→ What you are asked to do
From the records below, return every line containing the word "THEN".

(Collected data entries)
-=-=-
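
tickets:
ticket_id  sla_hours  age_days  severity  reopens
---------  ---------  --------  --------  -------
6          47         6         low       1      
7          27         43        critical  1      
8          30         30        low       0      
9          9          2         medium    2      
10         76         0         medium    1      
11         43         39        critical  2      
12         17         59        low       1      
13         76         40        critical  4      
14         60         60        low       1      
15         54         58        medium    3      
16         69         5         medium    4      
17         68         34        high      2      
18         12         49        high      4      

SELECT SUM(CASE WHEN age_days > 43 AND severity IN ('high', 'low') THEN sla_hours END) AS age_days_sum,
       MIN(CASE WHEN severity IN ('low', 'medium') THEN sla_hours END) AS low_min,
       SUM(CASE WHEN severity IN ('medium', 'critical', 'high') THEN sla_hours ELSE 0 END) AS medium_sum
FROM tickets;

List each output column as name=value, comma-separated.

[age_days_sum: age_days > 43 AND severity IN ('high', 'low')]
ticket_id=6: ✗
ticket_id=7: ✗
ticket_id=8: ✗
ticket_id=9: ✗
ticket_id=10: ✗
ticket_id=11: ✗
ticket_id=12: ✓ → 17
ticket_id=13: ✗
ticket_id=14: ✓ → 60
ticket_id=15: ✗
ticket_id=16: ✗
ticket_id=17: ✗
ticket_id=18: ✓ → 12
age_days_sum = 17 + 60 + 12 = 89
—
[low_min: severity IN ('low', 'medium')]
ticket_id=6: ✓ → 47
ticket_id=7: ✗
ticket_id=8: ✓ → 30
ticket_id=9: ✓ → 9
ticket_id=10: ✓ → 76
ticket_id=11: ✗
ticket_id=12: ✓ → 17
ticket_id=13: ✗
ticket_id=14: ✓ → 60
ticket_id=15: ✓ → 54
ticket_id=16: ✓ → 69
ticket_id=17: ✗
ticket_id=18: ✗
low_min = MIN(47, 30, 9, 76, 17, 60, 54, 69) = 9
—
[medium_sum: severity IN ('medium', 'critical', 'high')]
ticket_id=6: ✗
ticket_id=7: ✓ → 27
ticket_id=8: ✗
ticket_id=9: ✓ → 9
ticket_id=10: ✓ → 76
ticket_id=11: ✓ → 43
ticket_id=12: ✗
ticket_id=13: ✓ → 76
ticket_id=14: ✗
ticket_id=15: ✓ → 54
ticket_id=16: ✓ → 69
ticket_id=17: ✓ → 68
ticket_id=18: ✓ → 12
medium_sum = 27 + 9 + 76 + 43 + 76 + 54 + 69 + 68 + 12 = 434

age_days_sum=89, low_min=9, medium_sum=434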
-=-=-
→ Expected output
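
SELECT SUM(CASE WHEN age_days > 43 AND severity IN ('high', 'low') THEN sla_hours END) AS age_days_sum,
       MIN(CASE WHEN severity IN ('low', 'medium') THEN sla_hours END) AS low_min,
       SUM(CASE WHEN severity IN ('medium', 'critical', 'high') THEN sla_hours ELSE 0 END) AS medium_sum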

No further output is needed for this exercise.